DESCRIPTION OF THE TASK:
If a line in the entries below holds the string "free", copy it.

==== ENTRIES SHOWN ====

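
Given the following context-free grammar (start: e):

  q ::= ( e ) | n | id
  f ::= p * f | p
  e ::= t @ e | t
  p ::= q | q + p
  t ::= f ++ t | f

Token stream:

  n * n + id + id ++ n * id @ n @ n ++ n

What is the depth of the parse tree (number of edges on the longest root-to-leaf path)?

8

[e [t [f [p [q n]] * [f [p [q n] + [p [q id] + [p [q id]]]]]] ++ [t [f [p [q n]] * [f [p [q id]]]]]] @ [e [t [f [p [q n]]]] @ [e [t [f [p [q n]]] ++ [t [f [p [q n]]]]]]]]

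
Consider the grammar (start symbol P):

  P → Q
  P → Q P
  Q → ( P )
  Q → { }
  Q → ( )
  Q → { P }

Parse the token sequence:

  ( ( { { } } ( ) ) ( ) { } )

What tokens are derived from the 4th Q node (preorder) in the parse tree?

[P [Q ( [P [Q ( [P [Q { [P [Q { }]] }] [P [Q ( )]]] )] [P [Q ( )] [P [Q { }]]]] )]]

{ }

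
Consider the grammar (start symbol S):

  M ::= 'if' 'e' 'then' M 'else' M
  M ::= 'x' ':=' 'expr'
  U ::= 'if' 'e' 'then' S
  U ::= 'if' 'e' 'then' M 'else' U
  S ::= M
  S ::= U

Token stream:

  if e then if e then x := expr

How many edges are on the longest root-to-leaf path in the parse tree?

[S [U if e then [S [U if e then [S [M x := expr]]]]]]

6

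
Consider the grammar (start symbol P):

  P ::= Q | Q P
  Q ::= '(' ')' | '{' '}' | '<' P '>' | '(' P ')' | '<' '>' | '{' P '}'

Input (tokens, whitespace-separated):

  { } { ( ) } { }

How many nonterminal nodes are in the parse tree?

[P [Q { }] [P [Q { [P [Q ( )]] }] [P [Q { }]]]]

8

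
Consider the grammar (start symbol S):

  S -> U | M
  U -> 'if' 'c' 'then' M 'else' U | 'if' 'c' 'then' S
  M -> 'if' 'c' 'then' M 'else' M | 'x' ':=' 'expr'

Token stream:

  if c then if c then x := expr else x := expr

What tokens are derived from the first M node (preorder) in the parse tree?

[S [U if c then [S [M if c then [M x := expr] else [M x := expr]]]]]

if c then x := expr else x := expr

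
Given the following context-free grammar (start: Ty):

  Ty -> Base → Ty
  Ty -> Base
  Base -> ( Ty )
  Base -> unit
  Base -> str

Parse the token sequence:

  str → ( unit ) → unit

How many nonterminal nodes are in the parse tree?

8

[Ty [Base str] → [Ty [Base ( [Ty [Base unit]] )] → [Ty [Base unit]]]]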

====

PROBLEM SOLUTION:
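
Given the following context-free grammar (start: e):
Given the following context-free grammar (start: Ty):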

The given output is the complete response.